• **Your assignment**
Only the lines that hold "circuit" should be in the answer, each copied from the data below.

(Collected data entries)
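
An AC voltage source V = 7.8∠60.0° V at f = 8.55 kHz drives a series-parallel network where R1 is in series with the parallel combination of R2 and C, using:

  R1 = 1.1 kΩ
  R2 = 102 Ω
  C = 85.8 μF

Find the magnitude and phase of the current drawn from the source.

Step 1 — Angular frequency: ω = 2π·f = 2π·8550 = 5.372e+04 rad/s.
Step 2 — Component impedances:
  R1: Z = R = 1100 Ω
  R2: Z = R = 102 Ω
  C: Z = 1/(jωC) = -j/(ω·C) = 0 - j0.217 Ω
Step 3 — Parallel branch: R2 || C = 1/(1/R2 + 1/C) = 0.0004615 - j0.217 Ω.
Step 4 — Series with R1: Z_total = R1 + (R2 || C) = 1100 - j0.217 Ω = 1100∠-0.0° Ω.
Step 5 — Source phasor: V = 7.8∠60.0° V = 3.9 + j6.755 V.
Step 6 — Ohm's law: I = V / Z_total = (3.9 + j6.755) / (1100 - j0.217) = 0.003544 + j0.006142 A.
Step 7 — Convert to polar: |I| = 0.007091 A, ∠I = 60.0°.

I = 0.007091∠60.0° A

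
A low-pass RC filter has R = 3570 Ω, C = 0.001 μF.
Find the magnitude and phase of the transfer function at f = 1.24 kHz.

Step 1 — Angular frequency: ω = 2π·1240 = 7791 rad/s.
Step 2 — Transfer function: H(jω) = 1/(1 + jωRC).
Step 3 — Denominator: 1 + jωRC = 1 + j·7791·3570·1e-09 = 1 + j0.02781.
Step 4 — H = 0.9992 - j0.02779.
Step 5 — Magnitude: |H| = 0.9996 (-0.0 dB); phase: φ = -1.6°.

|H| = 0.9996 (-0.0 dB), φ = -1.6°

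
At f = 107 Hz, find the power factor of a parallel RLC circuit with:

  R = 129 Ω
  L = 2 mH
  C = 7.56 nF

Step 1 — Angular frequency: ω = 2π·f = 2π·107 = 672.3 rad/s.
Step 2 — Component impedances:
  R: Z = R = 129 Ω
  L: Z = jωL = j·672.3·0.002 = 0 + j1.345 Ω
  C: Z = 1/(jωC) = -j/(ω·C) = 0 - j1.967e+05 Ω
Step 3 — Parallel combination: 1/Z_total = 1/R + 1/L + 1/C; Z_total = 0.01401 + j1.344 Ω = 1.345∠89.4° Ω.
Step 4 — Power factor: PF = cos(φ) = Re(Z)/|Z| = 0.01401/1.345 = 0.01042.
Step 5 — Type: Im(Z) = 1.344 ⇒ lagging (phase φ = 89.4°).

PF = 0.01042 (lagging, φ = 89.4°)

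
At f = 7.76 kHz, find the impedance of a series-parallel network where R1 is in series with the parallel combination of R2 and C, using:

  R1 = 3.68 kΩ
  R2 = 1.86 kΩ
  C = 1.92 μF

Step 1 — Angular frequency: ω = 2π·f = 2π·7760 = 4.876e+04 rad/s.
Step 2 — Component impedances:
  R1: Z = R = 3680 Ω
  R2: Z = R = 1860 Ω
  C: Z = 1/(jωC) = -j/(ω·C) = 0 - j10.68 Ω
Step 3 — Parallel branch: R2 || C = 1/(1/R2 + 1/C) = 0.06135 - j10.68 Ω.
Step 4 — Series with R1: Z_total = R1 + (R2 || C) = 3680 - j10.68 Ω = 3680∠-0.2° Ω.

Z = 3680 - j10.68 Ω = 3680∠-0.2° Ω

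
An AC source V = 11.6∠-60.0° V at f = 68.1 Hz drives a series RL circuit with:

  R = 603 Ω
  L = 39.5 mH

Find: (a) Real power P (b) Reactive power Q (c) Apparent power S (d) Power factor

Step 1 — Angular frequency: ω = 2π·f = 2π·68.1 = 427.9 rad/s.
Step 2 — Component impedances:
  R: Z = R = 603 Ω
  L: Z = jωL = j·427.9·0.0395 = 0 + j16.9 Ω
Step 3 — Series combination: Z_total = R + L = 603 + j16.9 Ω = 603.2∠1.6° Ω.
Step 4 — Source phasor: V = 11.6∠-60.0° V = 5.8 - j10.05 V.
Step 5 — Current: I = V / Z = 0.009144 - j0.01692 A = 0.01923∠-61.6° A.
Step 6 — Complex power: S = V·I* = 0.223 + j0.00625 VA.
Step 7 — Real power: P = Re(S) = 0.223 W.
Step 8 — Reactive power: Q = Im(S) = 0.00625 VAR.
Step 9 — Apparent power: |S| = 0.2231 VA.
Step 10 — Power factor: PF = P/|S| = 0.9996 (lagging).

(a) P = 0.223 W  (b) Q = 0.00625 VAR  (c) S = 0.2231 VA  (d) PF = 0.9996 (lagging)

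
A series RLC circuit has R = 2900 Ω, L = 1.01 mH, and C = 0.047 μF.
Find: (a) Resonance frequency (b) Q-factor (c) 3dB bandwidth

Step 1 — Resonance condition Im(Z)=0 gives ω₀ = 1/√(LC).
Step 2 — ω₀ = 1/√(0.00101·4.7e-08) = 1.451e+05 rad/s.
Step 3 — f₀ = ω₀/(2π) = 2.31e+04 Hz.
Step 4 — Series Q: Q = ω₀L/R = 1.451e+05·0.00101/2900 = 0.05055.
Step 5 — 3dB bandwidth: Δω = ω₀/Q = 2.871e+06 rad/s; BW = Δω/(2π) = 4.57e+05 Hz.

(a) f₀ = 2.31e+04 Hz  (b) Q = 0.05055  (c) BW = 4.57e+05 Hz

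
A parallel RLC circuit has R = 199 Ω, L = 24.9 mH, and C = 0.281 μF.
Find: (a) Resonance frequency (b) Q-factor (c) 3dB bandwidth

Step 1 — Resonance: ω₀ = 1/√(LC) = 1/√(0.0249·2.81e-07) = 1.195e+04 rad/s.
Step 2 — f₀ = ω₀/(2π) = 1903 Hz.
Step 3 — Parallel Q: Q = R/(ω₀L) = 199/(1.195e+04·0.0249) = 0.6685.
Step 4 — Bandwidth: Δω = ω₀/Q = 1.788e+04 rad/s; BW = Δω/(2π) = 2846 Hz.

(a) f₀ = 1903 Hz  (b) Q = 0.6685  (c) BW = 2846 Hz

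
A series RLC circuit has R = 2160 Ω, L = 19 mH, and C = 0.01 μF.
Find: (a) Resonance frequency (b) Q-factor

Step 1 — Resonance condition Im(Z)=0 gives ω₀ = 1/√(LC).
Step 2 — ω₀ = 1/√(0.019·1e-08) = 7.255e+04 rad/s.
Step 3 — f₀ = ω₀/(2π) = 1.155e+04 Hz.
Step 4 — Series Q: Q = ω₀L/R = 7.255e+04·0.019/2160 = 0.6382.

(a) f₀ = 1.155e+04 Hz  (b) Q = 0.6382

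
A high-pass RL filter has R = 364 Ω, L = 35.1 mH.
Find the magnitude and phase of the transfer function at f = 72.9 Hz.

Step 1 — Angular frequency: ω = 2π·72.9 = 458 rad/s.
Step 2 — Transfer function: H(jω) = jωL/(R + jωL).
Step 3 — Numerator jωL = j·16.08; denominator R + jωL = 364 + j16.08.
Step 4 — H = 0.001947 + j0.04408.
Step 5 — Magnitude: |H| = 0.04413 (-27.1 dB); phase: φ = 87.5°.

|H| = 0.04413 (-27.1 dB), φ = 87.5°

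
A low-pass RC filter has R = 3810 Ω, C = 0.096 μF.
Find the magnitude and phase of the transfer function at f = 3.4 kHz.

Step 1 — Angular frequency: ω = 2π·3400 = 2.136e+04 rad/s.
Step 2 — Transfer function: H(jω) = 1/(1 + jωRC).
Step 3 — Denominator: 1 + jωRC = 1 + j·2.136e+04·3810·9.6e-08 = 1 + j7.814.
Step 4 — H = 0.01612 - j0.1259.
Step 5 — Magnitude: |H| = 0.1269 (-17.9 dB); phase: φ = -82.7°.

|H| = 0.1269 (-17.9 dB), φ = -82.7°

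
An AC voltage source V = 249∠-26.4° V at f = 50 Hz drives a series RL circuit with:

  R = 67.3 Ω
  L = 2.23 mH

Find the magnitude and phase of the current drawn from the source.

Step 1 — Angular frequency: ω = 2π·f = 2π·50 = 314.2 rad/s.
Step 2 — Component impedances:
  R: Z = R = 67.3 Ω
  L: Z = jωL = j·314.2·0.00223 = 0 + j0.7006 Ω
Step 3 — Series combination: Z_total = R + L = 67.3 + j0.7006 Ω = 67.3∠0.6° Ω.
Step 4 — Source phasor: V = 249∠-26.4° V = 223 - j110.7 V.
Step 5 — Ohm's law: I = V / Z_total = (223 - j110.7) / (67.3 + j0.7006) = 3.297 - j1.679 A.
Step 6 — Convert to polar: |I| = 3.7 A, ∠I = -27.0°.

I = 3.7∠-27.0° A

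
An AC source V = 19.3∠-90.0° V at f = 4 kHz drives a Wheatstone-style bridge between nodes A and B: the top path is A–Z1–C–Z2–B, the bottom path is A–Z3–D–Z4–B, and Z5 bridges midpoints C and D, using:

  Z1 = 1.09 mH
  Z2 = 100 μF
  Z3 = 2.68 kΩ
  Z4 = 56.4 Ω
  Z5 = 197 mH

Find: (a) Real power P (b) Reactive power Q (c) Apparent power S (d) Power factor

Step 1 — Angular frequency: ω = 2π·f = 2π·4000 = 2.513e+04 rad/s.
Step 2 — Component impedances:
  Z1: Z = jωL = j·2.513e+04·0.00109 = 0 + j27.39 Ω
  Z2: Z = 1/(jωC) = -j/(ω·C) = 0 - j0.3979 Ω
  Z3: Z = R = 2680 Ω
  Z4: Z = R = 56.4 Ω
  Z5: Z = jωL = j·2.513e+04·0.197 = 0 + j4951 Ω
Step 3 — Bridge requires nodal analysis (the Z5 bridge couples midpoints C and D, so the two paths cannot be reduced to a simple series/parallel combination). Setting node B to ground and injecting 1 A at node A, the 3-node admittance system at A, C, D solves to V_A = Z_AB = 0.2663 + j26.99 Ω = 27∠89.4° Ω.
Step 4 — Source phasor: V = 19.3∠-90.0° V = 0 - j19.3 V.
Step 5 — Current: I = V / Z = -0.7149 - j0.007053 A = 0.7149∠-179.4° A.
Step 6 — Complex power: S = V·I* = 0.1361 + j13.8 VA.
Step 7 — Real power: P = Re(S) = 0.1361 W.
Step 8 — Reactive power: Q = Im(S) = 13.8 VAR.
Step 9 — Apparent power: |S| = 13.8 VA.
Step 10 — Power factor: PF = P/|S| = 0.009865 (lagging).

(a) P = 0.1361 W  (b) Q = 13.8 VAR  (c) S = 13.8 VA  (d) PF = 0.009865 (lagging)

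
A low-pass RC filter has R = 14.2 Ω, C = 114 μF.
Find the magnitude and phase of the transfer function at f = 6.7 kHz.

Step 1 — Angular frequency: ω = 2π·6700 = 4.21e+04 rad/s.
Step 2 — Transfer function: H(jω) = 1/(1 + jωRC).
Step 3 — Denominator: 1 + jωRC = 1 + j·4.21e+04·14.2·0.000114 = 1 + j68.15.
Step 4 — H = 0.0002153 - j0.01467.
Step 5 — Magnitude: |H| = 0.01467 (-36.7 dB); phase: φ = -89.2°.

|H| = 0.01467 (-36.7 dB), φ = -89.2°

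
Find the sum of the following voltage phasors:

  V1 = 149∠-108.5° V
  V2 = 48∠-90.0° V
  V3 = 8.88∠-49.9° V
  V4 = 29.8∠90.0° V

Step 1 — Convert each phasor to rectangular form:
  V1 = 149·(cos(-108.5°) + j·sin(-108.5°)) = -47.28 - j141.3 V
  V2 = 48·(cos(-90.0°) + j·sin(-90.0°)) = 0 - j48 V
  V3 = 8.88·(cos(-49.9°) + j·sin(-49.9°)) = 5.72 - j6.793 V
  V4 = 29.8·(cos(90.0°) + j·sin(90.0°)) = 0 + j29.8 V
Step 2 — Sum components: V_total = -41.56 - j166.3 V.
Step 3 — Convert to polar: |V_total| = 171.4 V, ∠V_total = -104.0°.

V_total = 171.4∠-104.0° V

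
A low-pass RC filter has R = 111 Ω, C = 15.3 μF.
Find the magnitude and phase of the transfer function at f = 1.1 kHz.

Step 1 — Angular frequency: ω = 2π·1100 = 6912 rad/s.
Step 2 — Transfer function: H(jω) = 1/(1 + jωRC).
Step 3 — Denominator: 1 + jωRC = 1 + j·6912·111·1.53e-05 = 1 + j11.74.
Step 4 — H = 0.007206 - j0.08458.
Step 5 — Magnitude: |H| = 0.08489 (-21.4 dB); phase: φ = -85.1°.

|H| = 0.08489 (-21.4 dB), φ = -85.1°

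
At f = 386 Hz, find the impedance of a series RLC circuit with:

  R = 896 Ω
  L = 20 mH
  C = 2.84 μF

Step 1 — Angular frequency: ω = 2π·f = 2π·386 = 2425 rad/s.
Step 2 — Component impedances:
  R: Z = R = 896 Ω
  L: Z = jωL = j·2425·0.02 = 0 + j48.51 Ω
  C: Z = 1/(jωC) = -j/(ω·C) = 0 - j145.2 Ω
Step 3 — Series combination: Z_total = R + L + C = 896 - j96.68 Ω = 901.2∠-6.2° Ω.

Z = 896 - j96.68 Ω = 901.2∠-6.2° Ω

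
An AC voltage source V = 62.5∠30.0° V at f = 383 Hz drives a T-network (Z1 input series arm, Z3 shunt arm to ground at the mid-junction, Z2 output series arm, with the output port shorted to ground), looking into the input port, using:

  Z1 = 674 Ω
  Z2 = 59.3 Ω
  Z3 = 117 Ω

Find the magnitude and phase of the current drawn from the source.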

• **Response to this task**
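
At f = 107 Hz, find the power factor of a parallel RLC circuit with:
An AC source V = 11.6∠-60.0° V at f = 68.1 Hz drives a series RL circuit with:
A series RLC circuit has R = 2900 Ω, L = 1.01 mH, and C = 0.047 μF.
A parallel RLC circuit has R = 199 Ω, L = 24.9 mH, and C = 0.281 μF.
A series RLC circuit has R = 2160 Ω, L = 19 mH, and C = 0.01 μF.
An AC voltage source V = 249∠-26.4° V at f = 50 Hz drives a series RL circuit with:
At f = 386 Hz, find the impedance of a series RLC circuit with: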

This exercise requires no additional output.